### PROBLEM REQUIREMENTS
Starting from the line in which "A copper member" appears, output every line down to the last line of the data below, exactly and without anything more.

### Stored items
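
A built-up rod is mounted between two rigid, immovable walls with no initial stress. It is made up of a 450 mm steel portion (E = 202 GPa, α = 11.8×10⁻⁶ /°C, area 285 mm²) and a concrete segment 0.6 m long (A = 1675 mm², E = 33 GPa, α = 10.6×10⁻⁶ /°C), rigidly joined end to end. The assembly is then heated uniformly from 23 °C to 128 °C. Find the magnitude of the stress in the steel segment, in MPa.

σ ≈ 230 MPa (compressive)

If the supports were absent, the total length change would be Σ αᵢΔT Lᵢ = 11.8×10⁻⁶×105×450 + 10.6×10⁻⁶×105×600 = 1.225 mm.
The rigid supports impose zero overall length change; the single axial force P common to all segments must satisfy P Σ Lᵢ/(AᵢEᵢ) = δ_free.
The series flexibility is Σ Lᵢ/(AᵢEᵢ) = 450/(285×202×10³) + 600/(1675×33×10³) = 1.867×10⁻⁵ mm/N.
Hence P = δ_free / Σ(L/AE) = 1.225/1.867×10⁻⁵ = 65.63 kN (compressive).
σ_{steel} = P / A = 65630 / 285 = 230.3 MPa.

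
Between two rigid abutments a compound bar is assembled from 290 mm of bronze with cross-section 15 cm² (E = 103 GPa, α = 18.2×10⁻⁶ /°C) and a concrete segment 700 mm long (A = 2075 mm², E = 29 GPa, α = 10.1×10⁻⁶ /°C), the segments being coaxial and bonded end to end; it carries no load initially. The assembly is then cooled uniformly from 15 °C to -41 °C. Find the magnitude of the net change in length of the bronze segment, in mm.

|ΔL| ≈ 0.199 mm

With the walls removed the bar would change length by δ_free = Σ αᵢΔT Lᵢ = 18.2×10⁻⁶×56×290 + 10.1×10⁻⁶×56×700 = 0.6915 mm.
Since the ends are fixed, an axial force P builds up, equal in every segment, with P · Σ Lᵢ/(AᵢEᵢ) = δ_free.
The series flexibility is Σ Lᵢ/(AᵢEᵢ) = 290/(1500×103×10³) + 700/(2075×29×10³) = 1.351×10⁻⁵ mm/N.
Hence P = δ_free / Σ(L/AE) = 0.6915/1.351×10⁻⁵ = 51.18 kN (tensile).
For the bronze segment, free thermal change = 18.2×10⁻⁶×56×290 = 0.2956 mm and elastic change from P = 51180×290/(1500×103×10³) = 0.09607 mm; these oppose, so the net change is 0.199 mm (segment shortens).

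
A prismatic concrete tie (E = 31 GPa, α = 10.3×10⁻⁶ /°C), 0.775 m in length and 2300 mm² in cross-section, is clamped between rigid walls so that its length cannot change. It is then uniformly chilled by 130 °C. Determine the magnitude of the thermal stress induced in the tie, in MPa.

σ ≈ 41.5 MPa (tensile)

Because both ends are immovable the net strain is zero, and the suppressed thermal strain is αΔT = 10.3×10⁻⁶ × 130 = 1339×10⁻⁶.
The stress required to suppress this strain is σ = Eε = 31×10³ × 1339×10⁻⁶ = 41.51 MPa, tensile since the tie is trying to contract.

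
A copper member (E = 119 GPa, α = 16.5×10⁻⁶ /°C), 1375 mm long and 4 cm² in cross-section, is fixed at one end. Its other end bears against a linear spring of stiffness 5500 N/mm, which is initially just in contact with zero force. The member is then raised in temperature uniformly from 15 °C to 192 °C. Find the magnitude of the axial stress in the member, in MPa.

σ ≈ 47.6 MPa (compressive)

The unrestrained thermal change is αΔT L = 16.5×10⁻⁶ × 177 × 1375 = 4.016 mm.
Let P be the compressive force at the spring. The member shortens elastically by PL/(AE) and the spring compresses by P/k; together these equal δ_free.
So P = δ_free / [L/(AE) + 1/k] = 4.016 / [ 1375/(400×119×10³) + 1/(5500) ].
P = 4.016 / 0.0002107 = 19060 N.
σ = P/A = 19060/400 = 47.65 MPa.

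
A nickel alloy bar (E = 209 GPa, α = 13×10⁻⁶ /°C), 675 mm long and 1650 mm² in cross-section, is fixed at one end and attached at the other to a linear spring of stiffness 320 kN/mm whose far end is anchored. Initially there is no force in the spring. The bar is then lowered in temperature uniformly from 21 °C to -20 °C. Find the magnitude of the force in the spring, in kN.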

### SOLUTION TO THIS PROBLEM
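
A copper member (E = 119 GPa, α = 16.5×10⁻⁶ /°C), 1375 mm long and 4 cm² in cross-section, is fixed at one end. Its other end bears against a linear spring of stiffness 5500 N/mm, which is initially just in contact with zero force. The member is then raised in temperature uniformly from 15 °C to 192 °C. Find the magnitude of the axial stress in the member, in MPa.

σ ≈ 47.6 MPa (compressive)

The unrestrained thermal change is αΔT L = 16.5×10⁻⁶ × 177 × 1375 = 4.016 mm.
Let P be the compressive force at the spring. The member shortens elastically by PL/(AE) and the spring compresses by P/k; together these equal δ_free.
So P = δ_free / [L/(AE) + 1/k] = 4.016 / [ 1375/(400×119×10³) + 1/(5500) ].
P = 4.016 / 0.0002107 = 19060 N.
σ = P/A = 19060/400 = 47.65 MPa.

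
A nickel alloy bar (E = 209 GPa, α = 13×10⁻⁶ /°C), 675 mm long and 1650 mm² in cross-section, is fixed at one end and attached at the other to a linear spring of stiffness 320 kN/mm whose far end is anchored. Initially there is no force in the spring. The bar is then lowered in temperature uniformly from 21 °C to -20 °C. Find the magnitude of the force in the spring, in kN.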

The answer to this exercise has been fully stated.